START DATA IN THIS EXERCISE
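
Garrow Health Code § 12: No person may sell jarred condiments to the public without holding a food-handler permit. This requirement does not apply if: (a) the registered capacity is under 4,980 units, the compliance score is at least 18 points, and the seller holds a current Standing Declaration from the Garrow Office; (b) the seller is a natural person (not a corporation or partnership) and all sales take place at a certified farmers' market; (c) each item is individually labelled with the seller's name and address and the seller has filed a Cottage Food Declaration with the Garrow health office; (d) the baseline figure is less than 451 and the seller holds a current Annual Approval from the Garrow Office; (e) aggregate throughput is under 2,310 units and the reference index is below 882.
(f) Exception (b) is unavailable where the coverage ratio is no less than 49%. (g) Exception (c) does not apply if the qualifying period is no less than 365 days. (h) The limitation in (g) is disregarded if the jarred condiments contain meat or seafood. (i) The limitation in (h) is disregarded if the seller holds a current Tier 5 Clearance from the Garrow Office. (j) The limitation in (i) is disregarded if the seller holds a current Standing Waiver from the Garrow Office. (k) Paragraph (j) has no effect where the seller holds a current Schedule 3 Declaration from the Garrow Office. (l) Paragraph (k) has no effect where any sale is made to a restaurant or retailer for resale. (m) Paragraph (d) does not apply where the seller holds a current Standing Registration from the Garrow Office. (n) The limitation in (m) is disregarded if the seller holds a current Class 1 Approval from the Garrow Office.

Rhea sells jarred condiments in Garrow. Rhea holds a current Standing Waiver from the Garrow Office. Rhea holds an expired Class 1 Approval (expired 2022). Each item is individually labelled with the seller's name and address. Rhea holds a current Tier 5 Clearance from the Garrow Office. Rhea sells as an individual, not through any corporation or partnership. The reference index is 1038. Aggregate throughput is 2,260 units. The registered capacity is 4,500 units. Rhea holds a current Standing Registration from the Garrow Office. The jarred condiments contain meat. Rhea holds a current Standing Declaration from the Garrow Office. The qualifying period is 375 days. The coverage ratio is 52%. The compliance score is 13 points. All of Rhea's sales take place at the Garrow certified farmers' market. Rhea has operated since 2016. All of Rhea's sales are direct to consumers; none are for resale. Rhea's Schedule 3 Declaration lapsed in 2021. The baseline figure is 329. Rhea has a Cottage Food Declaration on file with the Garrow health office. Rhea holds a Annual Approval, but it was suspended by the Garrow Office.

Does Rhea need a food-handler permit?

Exception (a) requires that the compliance score is at least 18 points; but the compliance score is 13 points, short of 18 points, so (a) is unavailable.
Exception (b) is satisfied on its face — the seller is a natural person; all sales are at a certified farmers' market. But applying paragraph (f): (f) operates against (b): the coverage ratio is 52%, meeting the 49% threshold. So (b) is unavailable.
Exception (c): items are individually labelled; a Cottage Food Declaration is on file — every condition holds. Applying paragraphs (g)–(l): (g) applies (the qualifying period is 375 days, meeting the 365 days threshold), but is overridden by (h): (h) is triggered — the jarred condiments contain meat. (i) would limit (h) — a current Tier 5 Clearance is held — but (j) sets (i) aside: (j) applies — a current Standing Waiver is held. (k), which would lift (j), is not engaged — there is no Schedule 3 Declaration in force. (c) remains available.
Exception (d) fails — the Annual Approval is not current.
Exception (e) fails — the reference index is 1,038, not below 882.

No — exception (c) applies; Rhea is not required to hold a food-handler permit.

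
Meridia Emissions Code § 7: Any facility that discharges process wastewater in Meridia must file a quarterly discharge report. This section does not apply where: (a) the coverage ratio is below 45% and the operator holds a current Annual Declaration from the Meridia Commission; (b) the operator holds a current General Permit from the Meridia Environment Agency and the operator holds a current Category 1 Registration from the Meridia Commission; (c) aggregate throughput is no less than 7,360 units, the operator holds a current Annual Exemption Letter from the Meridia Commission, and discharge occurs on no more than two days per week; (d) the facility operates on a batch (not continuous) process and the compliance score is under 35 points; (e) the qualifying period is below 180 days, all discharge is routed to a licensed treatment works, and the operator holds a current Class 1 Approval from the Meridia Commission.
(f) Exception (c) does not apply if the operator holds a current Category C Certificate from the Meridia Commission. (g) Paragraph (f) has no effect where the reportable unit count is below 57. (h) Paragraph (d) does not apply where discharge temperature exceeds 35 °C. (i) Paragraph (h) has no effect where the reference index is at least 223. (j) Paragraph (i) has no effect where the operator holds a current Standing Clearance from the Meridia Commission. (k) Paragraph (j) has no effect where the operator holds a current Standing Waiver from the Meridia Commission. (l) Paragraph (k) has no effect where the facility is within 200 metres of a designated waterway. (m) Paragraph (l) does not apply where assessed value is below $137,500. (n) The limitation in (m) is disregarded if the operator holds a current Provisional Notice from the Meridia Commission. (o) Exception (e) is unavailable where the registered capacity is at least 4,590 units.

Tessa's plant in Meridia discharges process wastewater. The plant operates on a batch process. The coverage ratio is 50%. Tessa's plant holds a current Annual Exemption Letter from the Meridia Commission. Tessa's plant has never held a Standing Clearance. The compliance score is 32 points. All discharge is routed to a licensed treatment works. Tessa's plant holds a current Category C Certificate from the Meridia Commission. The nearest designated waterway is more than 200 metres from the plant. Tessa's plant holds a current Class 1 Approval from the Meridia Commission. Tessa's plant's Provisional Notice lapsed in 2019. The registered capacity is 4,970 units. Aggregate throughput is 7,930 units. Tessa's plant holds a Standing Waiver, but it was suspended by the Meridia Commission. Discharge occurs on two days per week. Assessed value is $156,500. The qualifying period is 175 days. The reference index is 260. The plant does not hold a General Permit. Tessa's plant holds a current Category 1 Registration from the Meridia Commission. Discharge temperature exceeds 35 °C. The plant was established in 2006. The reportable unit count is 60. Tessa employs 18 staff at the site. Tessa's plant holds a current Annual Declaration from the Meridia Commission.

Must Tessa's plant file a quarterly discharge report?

No — exception (d) applies; Tessa's plant is not required to file a quarterly discharge report.

Exception (a) fails — the coverage ratio is 50%, not below 45%.
Exception (b) fails — no General Permit is held.
Exception (c): aggregate throughput is 7,930 units, meeting the 7,360 units threshold; a current Annual Exemption Letter is held; discharge occurs on no more than two days per week — every condition holds. However, paragraphs (f)–(g) must be considered: (f) operates — a current Category C Certificate is held. (g) is not engaged (the reportable unit count is 60, not below 57), so (f) stands. (c) is therefore removed.
Exception (d): the facility operates on a batch process; the compliance score is 32 points, under the 35 points limit — every condition holds. Applying paragraphs (h)–(n): (h) would limit (d) — discharge temperature exceeds 35 °C — but (i) sets (h) aside: (i) is engaged — the reference index is 260, meeting the 223 threshold. (j), which would lift (i), is inapplicable — there is no Standing Clearance in force. Exception (d) stands.
All of (e)'s requirements are met (the qualifying period is 175 days, below the 180 days limit; discharge is routed to a licensed treatment works; a current Class 1 Approval is held). But applying paragraph (o): (o) operates — the registered capacity is 4,970 units, meeting the 4,590 units threshold. So (e) is unavailable.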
END DATA IN THIS EXERCISE
EXERCISE REQUIREMENTS: The entire listing above should be returned exactly as written.

ANSWER FOR THE TASK:
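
Garrow Health Code § 12: No person may sell jarred condiments to the public without holding a food-handler permit. This requirement does not apply if: (a) the registered capacity is under 4,980 units, the compliance score is at least 18 points, and the seller holds a current Standing Declaration from the Garrow Office; (b) the seller is a natural person (not a corporation or partnership) and all sales take place at a certified farmers' market; (c) each item is individually labelled with the seller's name and address and the seller has filed a Cottage Food Declaration with the Garrow health office; (d) the baseline figure is less than 451 and the seller holds a current Annual Approval from the Garrow Office; (e) aggregate throughput is under 2,310 units and the reference index is below 882.
(f) Exception (b) is unavailable where the coverage ratio is no less than 49%. (g) Exception (c) does not apply if the qualifying period is no less than 365 days. (h) The limitation in (g) is disregarded if the jarred condiments contain meat or seafood. (i) The limitation in (h) is disregarded if the seller holds a current Tier 5 Clearance from the Garrow Office. (j) The limitation in (i) is disregarded if the seller holds a current Standing Waiver from the Garrow Office. (k) Paragraph (j) has no effect where the seller holds a current Schedule 3 Declaration from the Garrow Office. (l) Paragraph (k) has no effect where any sale is made to a restaurant or retailer for resale. (m) Paragraph (d) does not apply where the seller holds a current Standing Registration from the Garrow Office. (n) The limitation in (m) is disregarded if the seller holds a current Class 1 Approval from the Garrow Office.

Rhea sells jarred condiments in Garrow. Rhea holds a current Standing Waiver from the Garrow Office. Rhea holds an expired Class 1 Approval (expired 2022). Each item is individually labelled with the seller's name and address. Rhea holds a current Tier 5 Clearance from the Garrow Office. Rhea sells as an individual, not through any corporation or partnership. The reference index is 1038. Aggregate throughput is 2,260 units. The registered capacity is 4,500 units. Rhea holds a current Standing Registration from the Garrow Office. The jarred condiments contain meat. Rhea holds a current Standing Declaration from the Garrow Office. The qualifying period is 375 days. The coverage ratio is 52%. The compliance score is 13 points. All of Rhea's sales take place at the Garrow certified farmers' market. Rhea has operated since 2016. All of Rhea's sales are direct to consumers; none are for resale. Rhea's Schedule 3 Declaration lapsed in 2021. The baseline figure is 329. Rhea has a Cottage Food Declaration on file with the Garrow health office. Rhea holds a Annual Approval, but it was suspended by the Garrow Office.

Does Rhea need a food-handler permit?

Exception (a) requires that the compliance score is at least 18 points; but the compliance score is 13 points, short of 18 points, so (a) is unavailable.
Exception (b) is satisfied on its face — the seller is a natural person; all sales are at a certified farmers' market. But applying paragraph (f): (f) operates against (b): the coverage ratio is 52%, meeting the 49% threshold. So (b) is unavailable.
Exception (c): items are individually labelled; a Cottage Food Declaration is on file — every condition holds. Applying paragraphs (g)–(l): (g) applies (the qualifying period is 375 days, meeting the 365 days threshold), but is overridden by (h): (h) is triggered — the jarred condiments contain meat. (i) would limit (h) — a current Tier 5 Clearance is held — but (j) sets (i) aside: (j) applies — a current Standing Waiver is held. (k), which would lift (j), is not engaged — there is no Schedule 3 Declaration in force. (c) remains available.
Exception (d) fails — the Annual Approval is not current.
Exception (e) fails — the reference index is 1,038, not below 882.

No — exception (c) applies; Rhea is not required to hold a food-handler permit.

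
Meridia Emissions Code § 7: Any facility that discharges process wastewater in Meridia must file a quarterly discharge report. This section does not apply where: (a) the coverage ratio is below 45% and the operator holds a current Annual Declaration from the Meridia Commission; (b) the operator holds a current General Permit from the Meridia Environment Agency and the operator holds a current Category 1 Registration from the Meridia Commission; (c) aggregate throughput is no less than 7,360 units, the operator holds a current Annual Exemption Letter from the Meridia Commission, and discharge occurs on no more than two days per week; (d) the facility operates on a batch (not continuous) process and the compliance score is under 35 points; (e) the qualifying period is below 180 days, all discharge is routed to a licensed treatment works, and the operator holds a current Class 1 Approval from the Meridia Commission.
(f) Exception (c) does not apply if the operator holds a current Category C Certificate from the Meridia Commission. (g) Paragraph (f) has no effect where the reportable unit count is below 57. (h) Paragraph (d) does not apply where discharge temperature exceeds 35 °C. (i) Paragraph (h) has no effect where the reference index is at least 223. (j) Paragraph (i) has no effect where the operator holds a current Standing Clearance from the Meridia Commission. (k) Paragraph (j) has no effect where the operator holds a current Standing Waiver from the Meridia Commission. (l) Paragraph (k) has no effect where the facility is within 200 metres of a designated waterway. (m) Paragraph (l) does not apply where assessed value is below $137,500. (n) The limitation in (m) is disregarded if the operator holds a current Provisional Notice from the Meridia Commission. (o) Exception (e) is unavailable where the registered capacity is at least 4,590 units.

Tessa's plant in Meridia discharges process wastewater. The plant operates on a batch process. The coverage ratio is 50%. Tessa's plant holds a current Annual Exemption Letter from the Meridia Commission. Tessa's plant has never held a Standing Clearance. The compliance score is 32 points. All discharge is routed to a licensed treatment works. Tessa's plant holds a current Category C Certificate from the Meridia Commission. The nearest designated waterway is more than 200 metres from the plant. Tessa's plant holds a current Class 1 Approval from the Meridia Commission. Tessa's plant's Provisional Notice lapsed in 2019. The registered capacity is 4,970 units. Aggregate throughput is 7,930 units. Tessa's plant holds a Standing Waiver, but it was suspended by the Meridia Commission. Discharge occurs on two days per week. Assessed value is $156,500. The qualifying period is 175 days. The reference index is 260. The plant does not hold a General Permit. Tessa's plant holds a current Category 1 Registration from the Meridia Commission. Discharge temperature exceeds 35 °C. The plant was established in 2006. The reportable unit count is 60. Tessa employs 18 staff at the site. Tessa's plant holds a current Annual Declaration from the Meridia Commission.

Must Tessa's plant file a quarterly discharge report?

No — exception (d) applies; Tessa's plant is not required to file a quarterly discharge report.

Exception (a) fails — the coverage ratio is 50%, not below 45%.
Exception (b) fails — no General Permit is held.
Exception (c): aggregate throughput is 7,930 units, meeting the 7,360 units threshold; a current Annual Exemption Letter is held; discharge occurs on no more than two days per week — every condition holds. However, paragraphs (f)–(g) must be considered: (f) operates — a current Category C Certificate is held. (g) is not engaged (the reportable unit count is 60, not below 57), so (f) stands. (c) is therefore removed.
Exception (d): the facility operates on a batch process; the compliance score is 32 points, under the 35 points limit — every condition holds. Applying paragraphs (h)–(n): (h) would limit (d) — discharge temperature exceeds 35 °C — but (i) sets (h) aside: (i) is engaged — the reference index is 260, meeting the 223 threshold. (j), which would lift (i), is inapplicable — there is no Standing Clearance in force. Exception (d) stands.
All of (e)'s requirements are met (the qualifying period is 175 days, below the 180 days limit; discharge is routed to a licensed treatment works; a current Class 1 Approval is held). But applying paragraph (o): (o) operates — the registered capacity is 4,970 units, meeting the 4,590 units threshold. So (e) is unavailable.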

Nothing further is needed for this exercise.